**Data for review:**

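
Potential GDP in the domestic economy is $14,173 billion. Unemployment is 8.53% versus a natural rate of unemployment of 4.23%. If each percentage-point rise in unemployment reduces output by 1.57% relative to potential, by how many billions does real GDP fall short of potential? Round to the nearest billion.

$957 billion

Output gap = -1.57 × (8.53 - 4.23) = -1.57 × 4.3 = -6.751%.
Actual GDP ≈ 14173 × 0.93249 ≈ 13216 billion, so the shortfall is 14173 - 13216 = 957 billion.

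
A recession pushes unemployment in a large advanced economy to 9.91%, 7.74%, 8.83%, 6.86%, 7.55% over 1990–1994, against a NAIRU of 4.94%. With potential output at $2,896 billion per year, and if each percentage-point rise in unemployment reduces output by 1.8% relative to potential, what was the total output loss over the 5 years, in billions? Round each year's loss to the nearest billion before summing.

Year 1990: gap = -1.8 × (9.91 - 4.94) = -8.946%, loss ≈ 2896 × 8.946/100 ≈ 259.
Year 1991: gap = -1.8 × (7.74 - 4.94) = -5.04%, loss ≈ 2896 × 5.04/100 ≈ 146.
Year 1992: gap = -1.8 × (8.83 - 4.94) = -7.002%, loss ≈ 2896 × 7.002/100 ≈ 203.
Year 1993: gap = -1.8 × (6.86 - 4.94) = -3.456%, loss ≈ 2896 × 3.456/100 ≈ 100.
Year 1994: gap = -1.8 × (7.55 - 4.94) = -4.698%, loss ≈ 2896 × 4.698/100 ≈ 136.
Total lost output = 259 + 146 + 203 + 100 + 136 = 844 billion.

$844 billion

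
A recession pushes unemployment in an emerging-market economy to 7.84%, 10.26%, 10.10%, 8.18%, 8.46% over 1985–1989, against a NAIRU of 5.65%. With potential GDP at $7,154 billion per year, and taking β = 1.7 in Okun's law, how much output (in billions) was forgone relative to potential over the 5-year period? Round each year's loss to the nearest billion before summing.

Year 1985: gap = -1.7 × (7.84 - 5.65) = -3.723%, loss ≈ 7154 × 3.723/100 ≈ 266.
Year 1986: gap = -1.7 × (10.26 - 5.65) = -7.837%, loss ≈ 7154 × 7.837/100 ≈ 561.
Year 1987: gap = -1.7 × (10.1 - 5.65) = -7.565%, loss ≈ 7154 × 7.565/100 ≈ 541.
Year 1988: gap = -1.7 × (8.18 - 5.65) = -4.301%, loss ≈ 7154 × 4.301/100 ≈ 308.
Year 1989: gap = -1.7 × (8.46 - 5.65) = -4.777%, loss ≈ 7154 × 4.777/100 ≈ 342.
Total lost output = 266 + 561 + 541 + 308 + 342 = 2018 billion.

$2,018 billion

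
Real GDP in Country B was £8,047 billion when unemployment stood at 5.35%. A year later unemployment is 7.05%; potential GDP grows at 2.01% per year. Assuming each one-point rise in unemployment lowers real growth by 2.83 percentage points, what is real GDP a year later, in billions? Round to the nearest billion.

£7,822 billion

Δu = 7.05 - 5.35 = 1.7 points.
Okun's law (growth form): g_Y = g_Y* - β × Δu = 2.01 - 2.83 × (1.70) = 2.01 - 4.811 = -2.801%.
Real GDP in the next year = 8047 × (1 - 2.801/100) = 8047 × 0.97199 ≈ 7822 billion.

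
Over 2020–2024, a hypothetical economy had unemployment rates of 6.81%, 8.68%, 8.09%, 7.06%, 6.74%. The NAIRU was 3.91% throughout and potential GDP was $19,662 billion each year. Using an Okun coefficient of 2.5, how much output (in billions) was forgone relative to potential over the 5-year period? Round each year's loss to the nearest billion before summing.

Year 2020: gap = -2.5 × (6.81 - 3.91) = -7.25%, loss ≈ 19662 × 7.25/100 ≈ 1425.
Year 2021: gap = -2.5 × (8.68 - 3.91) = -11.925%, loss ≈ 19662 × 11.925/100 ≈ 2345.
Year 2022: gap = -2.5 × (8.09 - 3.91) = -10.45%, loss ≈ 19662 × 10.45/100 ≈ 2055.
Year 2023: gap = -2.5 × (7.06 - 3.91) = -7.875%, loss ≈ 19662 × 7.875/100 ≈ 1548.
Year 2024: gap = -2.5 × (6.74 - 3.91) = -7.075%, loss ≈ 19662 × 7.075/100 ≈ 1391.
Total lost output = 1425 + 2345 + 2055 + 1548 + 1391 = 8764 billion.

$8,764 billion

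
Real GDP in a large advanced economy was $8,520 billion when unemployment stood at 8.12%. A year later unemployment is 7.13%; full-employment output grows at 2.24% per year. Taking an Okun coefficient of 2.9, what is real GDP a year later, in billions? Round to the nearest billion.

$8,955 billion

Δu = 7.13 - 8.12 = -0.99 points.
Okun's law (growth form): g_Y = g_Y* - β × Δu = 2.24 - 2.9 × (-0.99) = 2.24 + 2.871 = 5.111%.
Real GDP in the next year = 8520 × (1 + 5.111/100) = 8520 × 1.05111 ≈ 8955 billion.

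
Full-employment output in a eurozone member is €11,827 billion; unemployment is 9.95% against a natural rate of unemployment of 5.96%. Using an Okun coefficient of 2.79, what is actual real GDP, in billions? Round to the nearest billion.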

**Work order:** The complete set of entries is to be restated word for word.

**Written solution:**
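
Potential GDP in the domestic economy is $14,173 billion. Unemployment is 8.53% versus a natural rate of unemployment of 4.23%. If each percentage-point rise in unemployment reduces output by 1.57% relative to potential, by how many billions does real GDP fall short of potential? Round to the nearest billion.

$957 billion

Output gap = -1.57 × (8.53 - 4.23) = -1.57 × 4.3 = -6.751%.
Actual GDP ≈ 14173 × 0.93249 ≈ 13216 billion, so the shortfall is 14173 - 13216 = 957 billion.

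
A recession pushes unemployment in a large advanced economy to 9.91%, 7.74%, 8.83%, 6.86%, 7.55% over 1990–1994, against a NAIRU of 4.94%. With potential output at $2,896 billion per year, and if each percentage-point rise in unemployment reduces output by 1.8% relative to potential, what was the total output loss over the 5 years, in billions? Round each year's loss to the nearest billion before summing.

Year 1990: gap = -1.8 × (9.91 - 4.94) = -8.946%, loss ≈ 2896 × 8.946/100 ≈ 259.
Year 1991: gap = -1.8 × (7.74 - 4.94) = -5.04%, loss ≈ 2896 × 5.04/100 ≈ 146.
Year 1992: gap = -1.8 × (8.83 - 4.94) = -7.002%, loss ≈ 2896 × 7.002/100 ≈ 203.
Year 1993: gap = -1.8 × (6.86 - 4.94) = -3.456%, loss ≈ 2896 × 3.456/100 ≈ 100.
Year 1994: gap = -1.8 × (7.55 - 4.94) = -4.698%, loss ≈ 2896 × 4.698/100 ≈ 136.
Total lost output = 259 + 146 + 203 + 100 + 136 = 844 billion.

$844 billion

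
A recession pushes unemployment in an emerging-market economy to 7.84%, 10.26%, 10.10%, 8.18%, 8.46% over 1985–1989, against a NAIRU of 5.65%. With potential GDP at $7,154 billion per year, and taking β = 1.7 in Okun's law, how much output (in billions) was forgone relative to potential over the 5-year period? Round each year's loss to the nearest billion before summing.

Year 1985: gap = -1.7 × (7.84 - 5.65) = -3.723%, loss ≈ 7154 × 3.723/100 ≈ 266.
Year 1986: gap = -1.7 × (10.26 - 5.65) = -7.837%, loss ≈ 7154 × 7.837/100 ≈ 561.
Year 1987: gap = -1.7 × (10.1 - 5.65) = -7.565%, loss ≈ 7154 × 7.565/100 ≈ 541.
Year 1988: gap = -1.7 × (8.18 - 5.65) = -4.301%, loss ≈ 7154 × 4.301/100 ≈ 308.
Year 1989: gap = -1.7 × (8.46 - 5.65) = -4.777%, loss ≈ 7154 × 4.777/100 ≈ 342.
Total lost output = 266 + 561 + 541 + 308 + 342 = 2018 billion.

$2,018 billion

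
Real GDP in Country B was £8,047 billion when unemployment stood at 5.35%. A year later unemployment is 7.05%; potential GDP grows at 2.01% per year. Assuming each one-point rise in unemployment lowers real growth by 2.83 percentage points, what is real GDP a year later, in billions? Round to the nearest billion.

£7,822 billion

Δu = 7.05 - 5.35 = 1.7 points.
Okun's law (growth form): g_Y = g_Y* - β × Δu = 2.01 - 2.83 × (1.70) = 2.01 - 4.811 = -2.801%.
Real GDP in the next year = 8047 × (1 - 2.801/100) = 8047 × 0.97199 ≈ 7822 billion.

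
Over 2020–2024, a hypothetical economy had unemployment rates of 6.81%, 8.68%, 8.09%, 7.06%, 6.74%. The NAIRU was 3.91% throughout and potential GDP was $19,662 billion each year. Using an Okun coefficient of 2.5, how much output (in billions) was forgone relative to potential over the 5-year period? Round each year's loss to the nearest billion before summing.

Year 2020: gap = -2.5 × (6.81 - 3.91) = -7.25%, loss ≈ 19662 × 7.25/100 ≈ 1425.
Year 2021: gap = -2.5 × (8.68 - 3.91) = -11.925%, loss ≈ 19662 × 11.925/100 ≈ 2345.
Year 2022: gap = -2.5 × (8.09 - 3.91) = -10.45%, loss ≈ 19662 × 10.45/100 ≈ 2055.
Year 2023: gap = -2.5 × (7.06 - 3.91) = -7.875%, loss ≈ 19662 × 7.875/100 ≈ 1548.
Year 2024: gap = -2.5 × (6.74 - 3.91) = -7.075%, loss ≈ 19662 × 7.075/100 ≈ 1391.
Total lost output = 1425 + 2345 + 2055 + 1548 + 1391 = 8764 billion.

$8,764 billion

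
Real GDP in a large advanced economy was $8,520 billion when unemployment stood at 8.12%. A year later unemployment is 7.13%; full-employment output grows at 2.24% per year. Taking an Okun coefficient of 2.9, what is real GDP a year later, in billions? Round to the nearest billion.

$8,955 billion

Δu = 7.13 - 8.12 = -0.99 points.
Okun's law (growth form): g_Y = g_Y* - β × Δu = 2.24 - 2.9 × (-0.99) = 2.24 + 2.871 = 5.111%.
Real GDP in the next year = 8520 × (1 + 5.111/100) = 8520 × 1.05111 ≈ 8955 billion.

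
Full-employment output in a eurozone member is €11,827 billion; unemployment is 9.95% against a natural rate of unemployment of 5.96%. Using an Okun coefficient of 2.79, what is actual real GDP, in billions? Round to the nearest billion.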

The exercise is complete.